● DIRECTIONS
Can you reproduce the data beneath, keeping every line exact?
##### GIVEN INFORMATION
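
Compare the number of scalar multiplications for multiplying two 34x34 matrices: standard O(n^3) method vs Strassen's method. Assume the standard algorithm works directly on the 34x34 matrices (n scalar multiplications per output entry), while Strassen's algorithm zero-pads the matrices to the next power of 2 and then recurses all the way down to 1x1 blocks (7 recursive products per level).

Matrix multiplication for 34x34 matrices:

Strassen's algorithm requires power-of-2 dimensions. Pad 34x34 to 64x64 (next power of 2).

Standard algorithm: 34^3 = 39304 multiplications
Strassen's algorithm: 7^(log2(64)) = 7^6 = 117649 multiplications
Difference: 39304 - 117649 = -78345 (Strassen uses MORE here due to padding overhead — for small or just-over-power-of-2 n, padding can outweigh the per-level savings)

Standard: 39304 multiplications (34^3). Strassen: 117649 multiplications (7^6, after padding to 64x64). Strassen reduces 8 recursive multiplications to 7 at each level.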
##########
● RESPONSE BOX
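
Compare the number of scalar multiplications for multiplying two 34x34 matrices: standard O(n^3) method vs Strassen's method. Assume the standard algorithm works directly on the 34x34 matrices (n scalar multiplications per output entry), while Strassen's algorithm zero-pads the matrices to the next power of 2 and then recurses all the way down to 1x1 blocks (7 recursive products per level).

Matrix multiplication for 34x34 matrices:

Strassen's algorithm requires power-of-2 dimensions. Pad 34x34 to 64x64 (next power of 2).

Standard algorithm: 34^3 = 39304 multiplications
Strassen's algorithm: 7^(log2(64)) = 7^6 = 117649 multiplications
Difference: 39304 - 117649 = -78345 (Strassen uses MORE here due to padding overhead — for small or just-over-power-of-2 n, padding can outweigh the per-level savings)

Standard: 39304 multiplications (34^3). Strassen: 117649 multiplications (7^6, after padding to 64x64). Strassen reduces 8 recursive multiplications to 7 at each level.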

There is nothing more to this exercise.